TASK REQUIREMENTS: Take the data below and copy exactly the lines starting at the one with "17. P1: store L1 := 67" and finishing at the one with "20. P0: store L0 := 81", both included.

(GIVEN RECORDS begins)

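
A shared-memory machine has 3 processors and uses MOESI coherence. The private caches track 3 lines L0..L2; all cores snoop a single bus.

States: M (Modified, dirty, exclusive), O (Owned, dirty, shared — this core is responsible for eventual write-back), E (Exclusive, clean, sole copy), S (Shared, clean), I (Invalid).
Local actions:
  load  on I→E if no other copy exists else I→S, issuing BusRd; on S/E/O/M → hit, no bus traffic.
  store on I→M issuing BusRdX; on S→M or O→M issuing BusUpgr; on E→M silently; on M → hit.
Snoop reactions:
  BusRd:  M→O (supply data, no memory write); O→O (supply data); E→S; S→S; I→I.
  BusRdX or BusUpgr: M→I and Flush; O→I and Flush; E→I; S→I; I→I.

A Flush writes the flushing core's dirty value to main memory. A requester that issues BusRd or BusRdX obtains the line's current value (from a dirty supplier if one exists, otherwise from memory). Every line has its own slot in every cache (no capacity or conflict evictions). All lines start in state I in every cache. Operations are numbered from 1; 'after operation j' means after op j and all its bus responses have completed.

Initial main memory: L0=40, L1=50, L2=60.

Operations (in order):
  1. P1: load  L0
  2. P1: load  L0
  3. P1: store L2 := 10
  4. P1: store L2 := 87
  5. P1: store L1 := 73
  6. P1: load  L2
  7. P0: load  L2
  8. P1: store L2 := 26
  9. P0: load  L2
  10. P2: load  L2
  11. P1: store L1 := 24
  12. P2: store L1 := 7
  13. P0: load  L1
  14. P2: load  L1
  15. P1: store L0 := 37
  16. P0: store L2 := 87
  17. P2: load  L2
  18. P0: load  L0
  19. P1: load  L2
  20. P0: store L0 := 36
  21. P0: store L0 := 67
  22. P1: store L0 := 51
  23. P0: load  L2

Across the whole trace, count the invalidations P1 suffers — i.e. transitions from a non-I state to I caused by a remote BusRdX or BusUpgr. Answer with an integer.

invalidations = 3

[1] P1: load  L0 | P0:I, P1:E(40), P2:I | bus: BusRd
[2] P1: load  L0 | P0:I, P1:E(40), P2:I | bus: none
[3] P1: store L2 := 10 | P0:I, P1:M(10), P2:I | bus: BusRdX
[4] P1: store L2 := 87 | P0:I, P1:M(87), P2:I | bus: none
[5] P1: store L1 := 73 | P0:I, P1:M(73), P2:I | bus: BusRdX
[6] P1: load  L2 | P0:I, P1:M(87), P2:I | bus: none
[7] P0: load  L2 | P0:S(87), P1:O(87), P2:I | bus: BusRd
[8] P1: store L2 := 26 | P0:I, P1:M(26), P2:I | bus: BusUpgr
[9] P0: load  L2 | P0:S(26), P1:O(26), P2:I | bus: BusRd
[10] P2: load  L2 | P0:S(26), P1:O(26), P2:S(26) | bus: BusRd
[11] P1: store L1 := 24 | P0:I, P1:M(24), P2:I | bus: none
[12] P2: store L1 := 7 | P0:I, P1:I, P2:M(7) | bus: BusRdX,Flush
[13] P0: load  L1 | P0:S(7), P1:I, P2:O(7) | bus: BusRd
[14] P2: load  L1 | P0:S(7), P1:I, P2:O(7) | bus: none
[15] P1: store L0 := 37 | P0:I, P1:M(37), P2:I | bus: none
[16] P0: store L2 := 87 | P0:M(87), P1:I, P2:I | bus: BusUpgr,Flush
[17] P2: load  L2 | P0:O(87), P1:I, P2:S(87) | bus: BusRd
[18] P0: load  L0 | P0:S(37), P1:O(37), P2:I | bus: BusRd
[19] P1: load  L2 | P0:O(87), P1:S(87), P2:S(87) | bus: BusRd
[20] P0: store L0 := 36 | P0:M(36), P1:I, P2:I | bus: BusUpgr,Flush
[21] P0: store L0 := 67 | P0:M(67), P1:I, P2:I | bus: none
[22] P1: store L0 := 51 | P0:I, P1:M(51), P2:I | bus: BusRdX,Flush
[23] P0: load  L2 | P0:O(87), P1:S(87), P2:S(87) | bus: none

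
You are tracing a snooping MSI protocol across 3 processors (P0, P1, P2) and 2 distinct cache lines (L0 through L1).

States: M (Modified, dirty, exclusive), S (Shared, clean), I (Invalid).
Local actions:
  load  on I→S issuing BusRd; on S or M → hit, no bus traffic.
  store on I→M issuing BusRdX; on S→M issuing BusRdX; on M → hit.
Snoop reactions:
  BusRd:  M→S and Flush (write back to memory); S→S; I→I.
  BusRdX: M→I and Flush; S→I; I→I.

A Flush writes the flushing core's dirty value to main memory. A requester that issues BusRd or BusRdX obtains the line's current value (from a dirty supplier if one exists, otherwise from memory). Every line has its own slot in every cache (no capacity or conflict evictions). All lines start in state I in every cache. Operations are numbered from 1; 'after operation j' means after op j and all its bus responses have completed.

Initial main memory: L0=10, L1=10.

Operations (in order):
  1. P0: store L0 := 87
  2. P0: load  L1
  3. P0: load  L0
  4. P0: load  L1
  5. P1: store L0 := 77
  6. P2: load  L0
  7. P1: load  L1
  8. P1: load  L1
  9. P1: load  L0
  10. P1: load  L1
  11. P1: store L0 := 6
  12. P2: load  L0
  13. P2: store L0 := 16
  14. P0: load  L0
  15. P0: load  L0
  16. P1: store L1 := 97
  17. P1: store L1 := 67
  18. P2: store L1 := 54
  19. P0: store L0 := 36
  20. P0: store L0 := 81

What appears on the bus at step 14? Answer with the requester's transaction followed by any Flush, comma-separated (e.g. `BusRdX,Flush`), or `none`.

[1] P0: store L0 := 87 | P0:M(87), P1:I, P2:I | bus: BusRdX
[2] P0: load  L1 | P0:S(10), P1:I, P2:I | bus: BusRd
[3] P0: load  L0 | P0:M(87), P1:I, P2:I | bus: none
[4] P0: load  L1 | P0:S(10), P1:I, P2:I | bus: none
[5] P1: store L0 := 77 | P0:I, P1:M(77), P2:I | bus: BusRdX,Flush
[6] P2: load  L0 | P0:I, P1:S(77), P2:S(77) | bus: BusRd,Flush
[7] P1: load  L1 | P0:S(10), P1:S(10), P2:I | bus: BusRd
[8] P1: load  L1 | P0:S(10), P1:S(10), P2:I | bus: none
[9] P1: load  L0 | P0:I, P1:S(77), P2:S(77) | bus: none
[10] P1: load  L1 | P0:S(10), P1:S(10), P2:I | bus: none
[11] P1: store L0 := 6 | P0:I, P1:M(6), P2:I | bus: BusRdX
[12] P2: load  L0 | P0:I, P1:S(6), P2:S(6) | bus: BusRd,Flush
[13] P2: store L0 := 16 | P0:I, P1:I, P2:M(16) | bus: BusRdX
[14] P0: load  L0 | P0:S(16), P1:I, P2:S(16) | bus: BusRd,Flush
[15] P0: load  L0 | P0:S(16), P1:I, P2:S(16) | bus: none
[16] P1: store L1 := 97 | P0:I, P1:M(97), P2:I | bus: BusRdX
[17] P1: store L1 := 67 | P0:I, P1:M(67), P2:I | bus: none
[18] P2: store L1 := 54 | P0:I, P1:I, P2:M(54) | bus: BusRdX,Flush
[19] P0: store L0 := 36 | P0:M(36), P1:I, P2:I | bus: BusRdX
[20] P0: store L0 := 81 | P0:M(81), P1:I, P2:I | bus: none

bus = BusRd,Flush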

(GIVEN RECORDS ends)

RESULT OF THIS TASK:
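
  17. P1: store L1 := 67
  18. P2: store L1 := 54
  19. P0: store L0 := 36
  20. P0: store L0 := 81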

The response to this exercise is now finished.